Working data below:

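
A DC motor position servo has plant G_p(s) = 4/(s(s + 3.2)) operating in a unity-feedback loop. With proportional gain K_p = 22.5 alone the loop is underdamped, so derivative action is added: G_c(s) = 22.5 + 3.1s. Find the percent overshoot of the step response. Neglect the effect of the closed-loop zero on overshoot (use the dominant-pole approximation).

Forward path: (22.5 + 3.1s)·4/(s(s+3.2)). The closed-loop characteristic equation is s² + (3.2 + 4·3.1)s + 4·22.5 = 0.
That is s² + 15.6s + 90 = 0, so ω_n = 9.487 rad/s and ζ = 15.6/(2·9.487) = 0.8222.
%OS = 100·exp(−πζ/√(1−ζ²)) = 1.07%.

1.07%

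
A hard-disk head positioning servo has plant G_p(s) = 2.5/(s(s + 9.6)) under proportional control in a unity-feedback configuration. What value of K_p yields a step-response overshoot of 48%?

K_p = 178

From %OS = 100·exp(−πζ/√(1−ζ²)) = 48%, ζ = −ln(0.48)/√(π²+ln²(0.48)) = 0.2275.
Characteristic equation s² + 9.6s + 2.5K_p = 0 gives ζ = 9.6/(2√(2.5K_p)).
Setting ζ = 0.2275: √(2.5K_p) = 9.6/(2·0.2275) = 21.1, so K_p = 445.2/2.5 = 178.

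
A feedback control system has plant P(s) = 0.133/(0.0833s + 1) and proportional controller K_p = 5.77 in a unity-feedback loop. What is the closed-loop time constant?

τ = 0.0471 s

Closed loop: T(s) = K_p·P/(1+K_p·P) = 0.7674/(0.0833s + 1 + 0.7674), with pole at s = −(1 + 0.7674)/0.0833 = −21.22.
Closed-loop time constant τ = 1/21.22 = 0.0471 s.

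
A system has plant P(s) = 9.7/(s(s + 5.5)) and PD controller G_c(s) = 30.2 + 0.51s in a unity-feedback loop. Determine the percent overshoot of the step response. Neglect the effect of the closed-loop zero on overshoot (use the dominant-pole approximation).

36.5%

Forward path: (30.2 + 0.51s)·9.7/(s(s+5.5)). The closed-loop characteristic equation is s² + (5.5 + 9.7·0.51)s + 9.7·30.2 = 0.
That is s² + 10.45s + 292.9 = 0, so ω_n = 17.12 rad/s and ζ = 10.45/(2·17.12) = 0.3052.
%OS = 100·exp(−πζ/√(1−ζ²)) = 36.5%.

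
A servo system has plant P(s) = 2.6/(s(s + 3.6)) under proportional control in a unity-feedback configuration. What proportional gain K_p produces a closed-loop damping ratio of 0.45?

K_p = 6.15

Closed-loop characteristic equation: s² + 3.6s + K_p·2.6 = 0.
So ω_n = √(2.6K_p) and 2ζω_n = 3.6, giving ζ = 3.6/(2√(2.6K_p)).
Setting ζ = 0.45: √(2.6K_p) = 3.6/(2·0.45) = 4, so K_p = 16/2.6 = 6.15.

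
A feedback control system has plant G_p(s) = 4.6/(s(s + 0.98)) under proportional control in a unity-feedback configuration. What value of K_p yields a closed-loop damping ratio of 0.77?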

End of Working data.

Task requirements – The records above are to be duplicated in full and exactly.

Exercise solution –
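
A DC motor position servo has plant G_p(s) = 4/(s(s + 3.2)) operating in a unity-feedback loop. With proportional gain K_p = 22.5 alone the loop is underdamped, so derivative action is added: G_c(s) = 22.5 + 3.1s. Find the percent overshoot of the step response. Neglect the effect of the closed-loop zero on overshoot (use the dominant-pole approximation).

Forward path: (22.5 + 3.1s)·4/(s(s+3.2)). The closed-loop characteristic equation is s² + (3.2 + 4·3.1)s + 4·22.5 = 0.
That is s² + 15.6s + 90 = 0, so ω_n = 9.487 rad/s and ζ = 15.6/(2·9.487) = 0.8222.
%OS = 100·exp(−πζ/√(1−ζ²)) = 1.07%.

1.07%

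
A hard-disk head positioning servo has plant G_p(s) = 2.5/(s(s + 9.6)) under proportional control in a unity-feedback configuration. What value of K_p yields a step-response overshoot of 48%?

K_p = 178

From %OS = 100·exp(−πζ/√(1−ζ²)) = 48%, ζ = −ln(0.48)/√(π²+ln²(0.48)) = 0.2275.
Characteristic equation s² + 9.6s + 2.5K_p = 0 gives ζ = 9.6/(2√(2.5K_p)).
Setting ζ = 0.2275: √(2.5K_p) = 9.6/(2·0.2275) = 21.1, so K_p = 445.2/2.5 = 178.

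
A feedback control system has plant P(s) = 0.133/(0.0833s + 1) and proportional controller K_p = 5.77 in a unity-feedback loop. What is the closed-loop time constant?

τ = 0.0471 s

Closed loop: T(s) = K_p·P/(1+K_p·P) = 0.7674/(0.0833s + 1 + 0.7674), with pole at s = −(1 + 0.7674)/0.0833 = −21.22.
Closed-loop time constant τ = 1/21.22 = 0.0471 s.

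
A system has plant P(s) = 9.7/(s(s + 5.5)) and PD controller G_c(s) = 30.2 + 0.51s in a unity-feedback loop. Determine the percent overshoot of the step response. Neglect the effect of the closed-loop zero on overshoot (use the dominant-pole approximation).

36.5%

Forward path: (30.2 + 0.51s)·9.7/(s(s+5.5)). The closed-loop characteristic equation is s² + (5.5 + 9.7·0.51)s + 9.7·30.2 = 0.
That is s² + 10.45s + 292.9 = 0, so ω_n = 17.12 rad/s and ζ = 10.45/(2·17.12) = 0.3052.
%OS = 100·exp(−πζ/√(1−ζ²)) = 36.5%.

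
A servo system has plant P(s) = 2.6/(s(s + 3.6)) under proportional control in a unity-feedback configuration. What proportional gain K_p produces a closed-loop damping ratio of 0.45?

K_p = 6.15

Closed-loop characteristic equation: s² + 3.6s + K_p·2.6 = 0.
So ω_n = √(2.6K_p) and 2ζω_n = 3.6, giving ζ = 3.6/(2√(2.6K_p)).
Setting ζ = 0.45: √(2.6K_p) = 3.6/(2·0.45) = 4, so K_p = 16/2.6 = 6.15.

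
A feedback control system has plant G_p(s) = 4.6/(s(s + 0.98)) under proportional control in a unity-feedback configuration. What value of K_p yields a closed-loop damping ratio of 0.77?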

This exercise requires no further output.